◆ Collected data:
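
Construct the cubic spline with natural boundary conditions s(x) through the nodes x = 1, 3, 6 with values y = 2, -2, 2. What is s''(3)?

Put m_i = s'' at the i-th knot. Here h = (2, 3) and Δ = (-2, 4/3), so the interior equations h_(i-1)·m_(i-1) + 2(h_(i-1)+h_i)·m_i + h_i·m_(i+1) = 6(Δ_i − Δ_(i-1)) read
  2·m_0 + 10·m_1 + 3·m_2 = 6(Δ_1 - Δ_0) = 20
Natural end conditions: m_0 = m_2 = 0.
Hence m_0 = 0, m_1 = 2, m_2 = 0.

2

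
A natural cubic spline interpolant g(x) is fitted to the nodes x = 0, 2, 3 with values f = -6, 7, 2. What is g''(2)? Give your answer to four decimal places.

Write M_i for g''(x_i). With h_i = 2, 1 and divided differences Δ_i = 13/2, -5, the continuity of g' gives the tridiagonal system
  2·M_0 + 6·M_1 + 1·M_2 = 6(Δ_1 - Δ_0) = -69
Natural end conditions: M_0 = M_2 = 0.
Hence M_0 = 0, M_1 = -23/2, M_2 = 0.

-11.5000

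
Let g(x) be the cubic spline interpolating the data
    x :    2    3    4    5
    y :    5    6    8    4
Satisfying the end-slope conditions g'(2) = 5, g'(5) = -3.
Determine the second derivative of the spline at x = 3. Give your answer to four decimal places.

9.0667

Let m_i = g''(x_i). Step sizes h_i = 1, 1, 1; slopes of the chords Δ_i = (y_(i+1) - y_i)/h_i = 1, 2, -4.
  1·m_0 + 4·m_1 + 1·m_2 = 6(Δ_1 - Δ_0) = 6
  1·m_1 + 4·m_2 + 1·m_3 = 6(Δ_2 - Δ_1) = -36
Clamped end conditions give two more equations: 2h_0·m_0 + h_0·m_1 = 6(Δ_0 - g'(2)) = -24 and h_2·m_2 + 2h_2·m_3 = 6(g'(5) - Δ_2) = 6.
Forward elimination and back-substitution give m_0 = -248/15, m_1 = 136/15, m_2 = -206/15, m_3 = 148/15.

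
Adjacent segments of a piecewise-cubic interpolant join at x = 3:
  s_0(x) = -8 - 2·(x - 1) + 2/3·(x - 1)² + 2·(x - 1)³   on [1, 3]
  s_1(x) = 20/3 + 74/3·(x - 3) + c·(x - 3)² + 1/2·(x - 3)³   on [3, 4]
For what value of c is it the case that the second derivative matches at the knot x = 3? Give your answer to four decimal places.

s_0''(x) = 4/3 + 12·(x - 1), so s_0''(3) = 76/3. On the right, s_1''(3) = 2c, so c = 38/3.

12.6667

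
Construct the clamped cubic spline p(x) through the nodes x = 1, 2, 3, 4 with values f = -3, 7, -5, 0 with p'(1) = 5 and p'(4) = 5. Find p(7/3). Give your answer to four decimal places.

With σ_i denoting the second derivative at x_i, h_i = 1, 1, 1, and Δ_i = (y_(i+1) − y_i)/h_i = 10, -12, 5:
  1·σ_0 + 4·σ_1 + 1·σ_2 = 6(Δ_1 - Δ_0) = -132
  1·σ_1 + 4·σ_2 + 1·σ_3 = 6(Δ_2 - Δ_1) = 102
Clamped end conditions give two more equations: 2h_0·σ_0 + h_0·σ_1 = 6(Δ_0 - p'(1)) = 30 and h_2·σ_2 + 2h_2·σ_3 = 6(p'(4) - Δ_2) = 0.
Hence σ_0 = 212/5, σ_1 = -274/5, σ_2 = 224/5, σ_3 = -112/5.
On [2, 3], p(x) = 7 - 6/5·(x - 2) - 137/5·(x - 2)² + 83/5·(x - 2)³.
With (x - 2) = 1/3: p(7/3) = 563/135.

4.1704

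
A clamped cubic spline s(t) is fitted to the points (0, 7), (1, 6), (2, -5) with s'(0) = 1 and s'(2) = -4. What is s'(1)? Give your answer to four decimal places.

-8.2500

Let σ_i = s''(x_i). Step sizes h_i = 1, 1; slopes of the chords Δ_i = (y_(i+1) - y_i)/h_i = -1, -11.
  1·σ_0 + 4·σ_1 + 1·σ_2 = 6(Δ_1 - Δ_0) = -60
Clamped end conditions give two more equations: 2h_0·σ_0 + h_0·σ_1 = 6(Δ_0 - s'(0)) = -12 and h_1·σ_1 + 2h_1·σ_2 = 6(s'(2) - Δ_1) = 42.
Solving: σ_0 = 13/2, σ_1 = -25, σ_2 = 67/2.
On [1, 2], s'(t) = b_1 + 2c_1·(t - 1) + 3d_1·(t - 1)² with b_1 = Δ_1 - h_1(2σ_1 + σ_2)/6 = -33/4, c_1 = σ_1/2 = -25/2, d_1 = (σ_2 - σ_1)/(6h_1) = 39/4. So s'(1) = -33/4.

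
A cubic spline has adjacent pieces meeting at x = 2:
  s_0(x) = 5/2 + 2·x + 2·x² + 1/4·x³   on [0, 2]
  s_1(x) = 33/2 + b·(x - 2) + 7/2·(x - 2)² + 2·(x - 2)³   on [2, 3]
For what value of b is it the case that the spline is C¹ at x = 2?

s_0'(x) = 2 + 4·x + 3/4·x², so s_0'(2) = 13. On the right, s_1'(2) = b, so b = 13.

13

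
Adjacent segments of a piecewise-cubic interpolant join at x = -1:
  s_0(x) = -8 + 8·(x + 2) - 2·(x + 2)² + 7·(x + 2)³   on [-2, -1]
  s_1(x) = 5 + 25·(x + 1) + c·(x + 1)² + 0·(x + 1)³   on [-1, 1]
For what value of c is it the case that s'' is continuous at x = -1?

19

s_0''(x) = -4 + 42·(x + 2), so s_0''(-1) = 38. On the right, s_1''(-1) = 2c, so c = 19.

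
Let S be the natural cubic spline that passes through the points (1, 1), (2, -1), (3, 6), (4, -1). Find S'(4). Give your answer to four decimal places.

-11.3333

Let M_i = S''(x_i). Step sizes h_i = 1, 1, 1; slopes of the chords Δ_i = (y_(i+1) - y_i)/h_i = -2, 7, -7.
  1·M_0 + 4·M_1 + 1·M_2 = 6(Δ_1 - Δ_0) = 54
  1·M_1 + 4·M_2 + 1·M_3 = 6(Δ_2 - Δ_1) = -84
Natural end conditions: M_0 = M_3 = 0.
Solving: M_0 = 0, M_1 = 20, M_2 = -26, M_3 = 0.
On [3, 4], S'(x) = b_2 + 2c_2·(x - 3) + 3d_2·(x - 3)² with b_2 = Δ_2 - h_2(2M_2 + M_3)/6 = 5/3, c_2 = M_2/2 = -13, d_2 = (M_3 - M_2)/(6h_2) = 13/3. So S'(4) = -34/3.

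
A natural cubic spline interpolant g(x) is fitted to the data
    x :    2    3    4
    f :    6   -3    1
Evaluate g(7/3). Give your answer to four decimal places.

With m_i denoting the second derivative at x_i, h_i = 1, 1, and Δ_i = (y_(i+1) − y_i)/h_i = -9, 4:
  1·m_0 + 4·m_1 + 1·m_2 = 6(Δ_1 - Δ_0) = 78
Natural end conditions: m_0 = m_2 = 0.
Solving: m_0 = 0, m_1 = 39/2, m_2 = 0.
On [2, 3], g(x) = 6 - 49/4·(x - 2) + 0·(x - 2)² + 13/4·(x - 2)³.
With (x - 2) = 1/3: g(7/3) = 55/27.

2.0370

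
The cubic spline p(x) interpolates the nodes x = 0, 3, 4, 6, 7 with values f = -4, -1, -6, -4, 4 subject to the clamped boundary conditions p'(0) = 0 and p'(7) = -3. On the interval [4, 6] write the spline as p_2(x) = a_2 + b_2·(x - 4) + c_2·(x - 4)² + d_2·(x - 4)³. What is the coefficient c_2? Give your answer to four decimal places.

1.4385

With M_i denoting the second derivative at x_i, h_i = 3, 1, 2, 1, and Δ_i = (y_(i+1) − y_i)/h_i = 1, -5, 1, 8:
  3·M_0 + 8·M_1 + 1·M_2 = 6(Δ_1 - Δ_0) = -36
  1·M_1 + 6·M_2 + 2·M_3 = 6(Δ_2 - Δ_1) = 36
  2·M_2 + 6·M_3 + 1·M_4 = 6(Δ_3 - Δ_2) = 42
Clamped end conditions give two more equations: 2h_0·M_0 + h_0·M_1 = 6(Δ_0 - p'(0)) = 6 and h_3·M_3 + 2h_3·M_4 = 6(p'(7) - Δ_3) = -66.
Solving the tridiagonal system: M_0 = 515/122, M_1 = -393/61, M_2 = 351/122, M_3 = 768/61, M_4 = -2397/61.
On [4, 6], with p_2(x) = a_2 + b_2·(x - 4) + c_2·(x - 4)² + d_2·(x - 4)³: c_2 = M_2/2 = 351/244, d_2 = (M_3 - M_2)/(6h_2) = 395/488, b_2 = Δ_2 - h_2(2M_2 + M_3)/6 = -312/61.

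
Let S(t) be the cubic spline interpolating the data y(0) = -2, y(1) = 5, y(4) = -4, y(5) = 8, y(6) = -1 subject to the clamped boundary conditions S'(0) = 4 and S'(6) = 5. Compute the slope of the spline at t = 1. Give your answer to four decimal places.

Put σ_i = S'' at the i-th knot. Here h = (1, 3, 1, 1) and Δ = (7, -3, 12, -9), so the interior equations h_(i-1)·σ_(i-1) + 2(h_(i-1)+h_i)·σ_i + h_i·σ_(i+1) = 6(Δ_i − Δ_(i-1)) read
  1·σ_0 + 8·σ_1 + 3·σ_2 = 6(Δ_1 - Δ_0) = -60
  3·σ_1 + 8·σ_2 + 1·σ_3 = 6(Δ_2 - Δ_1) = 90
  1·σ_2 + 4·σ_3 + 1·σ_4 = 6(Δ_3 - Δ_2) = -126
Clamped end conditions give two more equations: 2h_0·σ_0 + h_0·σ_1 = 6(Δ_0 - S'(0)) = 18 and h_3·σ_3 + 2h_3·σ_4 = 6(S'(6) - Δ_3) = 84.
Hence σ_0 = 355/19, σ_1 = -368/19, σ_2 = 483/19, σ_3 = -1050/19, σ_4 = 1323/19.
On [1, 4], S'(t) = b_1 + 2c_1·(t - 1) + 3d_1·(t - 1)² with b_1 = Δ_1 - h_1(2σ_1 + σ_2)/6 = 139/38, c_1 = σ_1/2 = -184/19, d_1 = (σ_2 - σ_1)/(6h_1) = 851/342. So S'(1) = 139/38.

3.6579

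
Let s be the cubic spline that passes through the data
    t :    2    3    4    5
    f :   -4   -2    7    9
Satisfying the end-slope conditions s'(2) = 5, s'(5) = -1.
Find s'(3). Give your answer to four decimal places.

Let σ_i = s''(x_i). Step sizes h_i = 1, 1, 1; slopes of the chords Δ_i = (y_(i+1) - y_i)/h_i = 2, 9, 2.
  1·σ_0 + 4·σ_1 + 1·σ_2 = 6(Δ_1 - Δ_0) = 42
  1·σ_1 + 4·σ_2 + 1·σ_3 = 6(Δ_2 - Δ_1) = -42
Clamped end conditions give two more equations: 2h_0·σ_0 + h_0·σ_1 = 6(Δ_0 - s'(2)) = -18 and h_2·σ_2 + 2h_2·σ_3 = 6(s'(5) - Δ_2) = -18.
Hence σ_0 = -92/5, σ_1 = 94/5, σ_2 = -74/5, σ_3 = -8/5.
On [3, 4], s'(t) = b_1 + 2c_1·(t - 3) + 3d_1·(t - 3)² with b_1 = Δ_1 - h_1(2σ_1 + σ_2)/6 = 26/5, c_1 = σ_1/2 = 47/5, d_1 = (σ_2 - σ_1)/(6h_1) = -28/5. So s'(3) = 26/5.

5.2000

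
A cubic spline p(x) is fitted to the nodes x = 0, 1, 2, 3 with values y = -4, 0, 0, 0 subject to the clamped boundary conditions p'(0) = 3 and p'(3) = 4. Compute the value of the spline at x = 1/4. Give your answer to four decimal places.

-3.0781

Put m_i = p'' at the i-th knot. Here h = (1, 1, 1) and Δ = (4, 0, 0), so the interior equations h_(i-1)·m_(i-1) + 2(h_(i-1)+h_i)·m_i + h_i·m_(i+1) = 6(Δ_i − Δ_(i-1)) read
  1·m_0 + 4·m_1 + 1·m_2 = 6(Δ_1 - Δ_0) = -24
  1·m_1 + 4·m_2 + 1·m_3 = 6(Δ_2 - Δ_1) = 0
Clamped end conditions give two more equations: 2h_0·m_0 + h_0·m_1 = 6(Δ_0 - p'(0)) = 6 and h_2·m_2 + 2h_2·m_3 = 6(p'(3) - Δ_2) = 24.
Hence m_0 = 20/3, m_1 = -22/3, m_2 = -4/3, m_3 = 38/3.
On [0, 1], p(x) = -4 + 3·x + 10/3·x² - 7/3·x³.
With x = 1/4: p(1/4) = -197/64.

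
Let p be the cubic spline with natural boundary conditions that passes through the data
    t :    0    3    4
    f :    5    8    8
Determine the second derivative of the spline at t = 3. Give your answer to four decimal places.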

◆ TASK DESCRIPTION: Provide the count of lines holding the word "segments" in these entries, and no other words.

◆ THE ANSWER: 2